Work order:
Show every line below where "weight" appears.

Data for analysis:
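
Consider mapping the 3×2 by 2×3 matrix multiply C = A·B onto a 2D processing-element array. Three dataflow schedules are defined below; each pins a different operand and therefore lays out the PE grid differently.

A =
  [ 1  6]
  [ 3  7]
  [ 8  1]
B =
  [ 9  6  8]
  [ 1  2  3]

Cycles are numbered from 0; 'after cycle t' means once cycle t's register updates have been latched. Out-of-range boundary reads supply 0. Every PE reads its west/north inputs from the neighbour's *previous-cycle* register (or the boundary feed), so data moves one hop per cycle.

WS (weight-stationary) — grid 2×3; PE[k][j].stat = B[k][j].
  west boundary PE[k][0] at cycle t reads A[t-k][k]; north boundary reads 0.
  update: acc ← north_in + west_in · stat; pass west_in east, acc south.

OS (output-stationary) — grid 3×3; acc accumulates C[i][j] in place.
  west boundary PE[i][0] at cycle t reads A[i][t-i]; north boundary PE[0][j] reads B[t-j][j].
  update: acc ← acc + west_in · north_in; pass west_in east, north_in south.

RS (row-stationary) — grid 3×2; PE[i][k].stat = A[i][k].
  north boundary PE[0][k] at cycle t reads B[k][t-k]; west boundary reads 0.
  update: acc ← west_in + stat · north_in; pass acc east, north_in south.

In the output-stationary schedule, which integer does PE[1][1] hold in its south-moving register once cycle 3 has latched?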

--

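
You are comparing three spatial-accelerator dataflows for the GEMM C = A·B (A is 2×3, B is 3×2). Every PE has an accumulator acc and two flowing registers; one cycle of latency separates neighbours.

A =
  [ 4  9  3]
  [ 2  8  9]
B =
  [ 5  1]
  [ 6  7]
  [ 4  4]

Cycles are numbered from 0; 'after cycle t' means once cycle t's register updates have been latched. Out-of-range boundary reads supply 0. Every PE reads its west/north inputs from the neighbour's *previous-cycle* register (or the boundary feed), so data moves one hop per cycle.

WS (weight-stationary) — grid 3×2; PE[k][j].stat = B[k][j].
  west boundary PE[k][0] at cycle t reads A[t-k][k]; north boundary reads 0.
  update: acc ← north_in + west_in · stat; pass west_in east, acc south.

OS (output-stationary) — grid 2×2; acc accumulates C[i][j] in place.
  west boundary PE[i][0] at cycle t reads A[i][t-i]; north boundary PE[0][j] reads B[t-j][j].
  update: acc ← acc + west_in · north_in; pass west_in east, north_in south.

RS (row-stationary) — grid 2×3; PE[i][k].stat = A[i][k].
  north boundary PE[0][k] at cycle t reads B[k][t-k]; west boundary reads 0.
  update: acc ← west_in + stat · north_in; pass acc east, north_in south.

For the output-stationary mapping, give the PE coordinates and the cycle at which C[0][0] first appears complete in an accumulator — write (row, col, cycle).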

Written response:
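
WS (weight-stationary) — grid 2×3; PE[k][j].stat = B[k][j].
WS (weight-stationary) — grid 3×2; PE[k][j].stat = B[k][j].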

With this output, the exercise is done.